Required work:
Establish how many lines in the material below include the word "rotation", then give the count alone.
################
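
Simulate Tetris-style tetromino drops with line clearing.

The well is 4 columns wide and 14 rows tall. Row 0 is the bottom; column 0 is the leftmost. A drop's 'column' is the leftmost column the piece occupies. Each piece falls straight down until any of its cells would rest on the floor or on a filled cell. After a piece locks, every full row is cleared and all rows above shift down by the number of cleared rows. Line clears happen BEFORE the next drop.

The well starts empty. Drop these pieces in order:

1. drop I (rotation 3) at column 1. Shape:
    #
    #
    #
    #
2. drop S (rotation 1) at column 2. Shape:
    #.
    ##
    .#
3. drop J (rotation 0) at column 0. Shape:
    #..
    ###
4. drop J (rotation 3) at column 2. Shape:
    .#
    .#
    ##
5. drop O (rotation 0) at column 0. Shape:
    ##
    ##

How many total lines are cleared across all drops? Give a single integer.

Answer: 0

Derivation:
Drop 1: I rot3 at col 1 lands with bottom-row=0; cleared 0 line(s) (total 0); column heights now [0 4 0 0], max=4
Drop 2: S rot1 at col 2 lands with bottom-row=0; cleared 0 line(s) (total 0); column heights now [0 4 3 2], max=4
Drop 3: J rot0 at col 0 lands with bottom-row=4; cleared 0 line(s) (total 0); column heights now [6 5 5 2], max=6
Drop 4: J rot3 at col 2 lands with bottom-row=5; cleared 0 line(s) (total 0); column heights now [6 5 6 8], max=8
Drop 5: O rot0 at col 0 lands with bottom-row=6; cleared 0 line(s) (total 0); column heights now [8 8 6 8], max=8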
################
Response to the exercise:
5